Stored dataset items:
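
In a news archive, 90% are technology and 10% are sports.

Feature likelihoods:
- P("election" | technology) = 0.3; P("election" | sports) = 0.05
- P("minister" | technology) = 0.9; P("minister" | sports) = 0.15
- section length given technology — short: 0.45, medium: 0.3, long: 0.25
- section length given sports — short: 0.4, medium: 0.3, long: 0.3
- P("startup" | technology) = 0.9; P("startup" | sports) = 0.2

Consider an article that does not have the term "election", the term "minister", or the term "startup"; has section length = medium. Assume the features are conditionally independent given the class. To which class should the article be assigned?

technology: 0.9 × (1−0.3) × (1−0.9) × 0.3 × (1−0.9) = 0.00189
sports: 0.1 × (1−0.05) × (1−0.15) × 0.3 × (1−0.2) = 0.01938
Highest score → sports.

sports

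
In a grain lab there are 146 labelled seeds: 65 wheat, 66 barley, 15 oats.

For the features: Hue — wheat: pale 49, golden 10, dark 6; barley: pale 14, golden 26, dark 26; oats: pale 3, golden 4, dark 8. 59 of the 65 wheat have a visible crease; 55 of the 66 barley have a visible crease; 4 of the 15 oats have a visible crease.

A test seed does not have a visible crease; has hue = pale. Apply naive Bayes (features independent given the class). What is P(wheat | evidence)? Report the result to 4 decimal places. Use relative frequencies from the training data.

0.4994

wheat: (65/146) × (49/65) × (6/65) ≈ 0.03098
barley: (66/146) × (14/66) × (11/66) ≈ 0.0159817
oats: (15/146) × (3/15) × (11/15) ≈ 0.0150685
P(wheat | x) = 0.03098 / 0.0620302 ≈ 0.4994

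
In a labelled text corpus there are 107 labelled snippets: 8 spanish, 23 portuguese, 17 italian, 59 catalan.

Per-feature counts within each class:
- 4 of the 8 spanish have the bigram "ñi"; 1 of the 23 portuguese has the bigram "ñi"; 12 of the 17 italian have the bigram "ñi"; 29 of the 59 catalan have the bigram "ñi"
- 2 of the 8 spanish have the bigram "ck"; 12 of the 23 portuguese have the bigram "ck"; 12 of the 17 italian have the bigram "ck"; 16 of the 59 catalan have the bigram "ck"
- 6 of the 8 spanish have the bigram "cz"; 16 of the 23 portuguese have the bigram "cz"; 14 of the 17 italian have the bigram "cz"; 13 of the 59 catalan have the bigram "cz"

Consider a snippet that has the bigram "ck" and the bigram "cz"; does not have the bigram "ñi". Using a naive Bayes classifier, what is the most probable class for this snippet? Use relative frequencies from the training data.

spanish: (8/107) × (4/8) × (2/8) × (6/8) ≈ 0.00700935
portuguese: (23/107) × (22/23) × (12/23) × (16/23) ≈ 0.074625
italian: (17/107) × (5/17) × (12/17) × (14/17) ≈ 0.0271642
catalan: (59/107) × (30/59) × (16/59) × (13/59) ≈ 0.0167532
Highest score → portuguese.

portuguese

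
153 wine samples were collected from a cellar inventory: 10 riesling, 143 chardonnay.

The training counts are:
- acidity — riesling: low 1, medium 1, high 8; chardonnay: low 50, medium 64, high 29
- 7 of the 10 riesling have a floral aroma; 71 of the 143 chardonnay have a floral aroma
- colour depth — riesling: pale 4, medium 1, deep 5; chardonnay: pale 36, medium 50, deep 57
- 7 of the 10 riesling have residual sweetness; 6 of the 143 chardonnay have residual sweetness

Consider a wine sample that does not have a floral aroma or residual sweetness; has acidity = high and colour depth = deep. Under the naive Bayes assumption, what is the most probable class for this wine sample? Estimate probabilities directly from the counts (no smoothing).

riesling: (10/153) × (8/10) × (3/10) × (5/10) × (3/10) ≈ 0.00235294
chardonnay: (143/153) × (29/143) × (72/143) × (57/143) × (137/143) ≈ 0.036444
Highest score → chardonnay.

chardonnay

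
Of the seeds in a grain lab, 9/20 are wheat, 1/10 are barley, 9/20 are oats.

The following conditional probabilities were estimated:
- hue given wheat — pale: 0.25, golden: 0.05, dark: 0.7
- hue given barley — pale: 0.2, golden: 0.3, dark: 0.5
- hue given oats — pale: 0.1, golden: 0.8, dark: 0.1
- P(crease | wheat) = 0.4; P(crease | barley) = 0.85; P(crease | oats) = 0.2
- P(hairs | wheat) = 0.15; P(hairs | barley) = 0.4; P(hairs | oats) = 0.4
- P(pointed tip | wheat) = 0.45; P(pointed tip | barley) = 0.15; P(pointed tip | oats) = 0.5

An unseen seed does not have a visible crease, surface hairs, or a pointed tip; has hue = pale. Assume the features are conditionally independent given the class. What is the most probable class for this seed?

wheat: 0.45 × 0.25 × (1−0.4) × (1−0.15) × (1−0.45) = 0.03155625
barley: 0.1 × 0.2 × (1−0.85) × (1−0.4) × (1−0.15) = 0.00153
oats: 0.45 × 0.1 × (1−0.2) × (1−0.4) × (1−0.5) = 0.0108
Highest score → wheat.

wheat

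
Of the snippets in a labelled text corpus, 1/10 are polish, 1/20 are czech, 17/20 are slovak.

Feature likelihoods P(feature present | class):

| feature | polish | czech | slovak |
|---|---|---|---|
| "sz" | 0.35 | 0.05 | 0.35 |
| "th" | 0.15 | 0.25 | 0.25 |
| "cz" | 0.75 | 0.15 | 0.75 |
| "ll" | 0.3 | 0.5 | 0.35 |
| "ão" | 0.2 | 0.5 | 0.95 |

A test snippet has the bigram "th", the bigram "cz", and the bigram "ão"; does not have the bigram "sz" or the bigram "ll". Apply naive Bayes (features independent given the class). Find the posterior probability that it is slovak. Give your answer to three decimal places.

polish: 0.1 × (1−0.35) × 0.15 × 0.75 × (1−0.3) × 0.2 = 0.00102375
czech: 0.05 × (1−0.05) × 0.25 × 0.15 × (1−0.5) × 0.5 = 0.0004453125
slovak: 0.85 × (1−0.35) × 0.25 × 0.75 × (1−0.35) × 0.95 = 0.063969140625
P(slovak | x) = 0.063969140625 / 0.065438203125 ≈ 0.978

0.978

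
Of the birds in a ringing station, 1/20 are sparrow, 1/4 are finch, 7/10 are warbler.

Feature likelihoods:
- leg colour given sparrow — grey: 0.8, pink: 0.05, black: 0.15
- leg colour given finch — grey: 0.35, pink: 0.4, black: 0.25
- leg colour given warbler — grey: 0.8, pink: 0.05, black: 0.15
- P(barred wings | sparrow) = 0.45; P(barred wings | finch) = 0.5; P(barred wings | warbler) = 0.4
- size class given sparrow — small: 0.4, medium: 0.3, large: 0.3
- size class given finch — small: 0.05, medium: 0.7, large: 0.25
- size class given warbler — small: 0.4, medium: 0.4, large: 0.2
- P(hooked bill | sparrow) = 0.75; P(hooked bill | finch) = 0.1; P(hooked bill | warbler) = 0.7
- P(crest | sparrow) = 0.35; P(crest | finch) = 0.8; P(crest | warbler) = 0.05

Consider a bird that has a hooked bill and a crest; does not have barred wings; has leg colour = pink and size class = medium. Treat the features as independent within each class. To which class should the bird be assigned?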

TASK DETAILS - Every line from the line containing "- size class given finch" through the line containing "- P(crest |" in the records above must be retyped exactly. Leave out the rest.

FINAL ANSWER -
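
- size class given finch — small: 0.05, medium: 0.7, large: 0.25
- size class given warbler — small: 0.4, medium: 0.4, large: 0.2
- P(hooked bill | sparrow) = 0.75; P(hooked bill | finch) = 0.1; P(hooked bill | warbler) = 0.7
- P(crest | sparrow) = 0.35; P(crest | finch) = 0.8; P(crest | warbler) = 0.05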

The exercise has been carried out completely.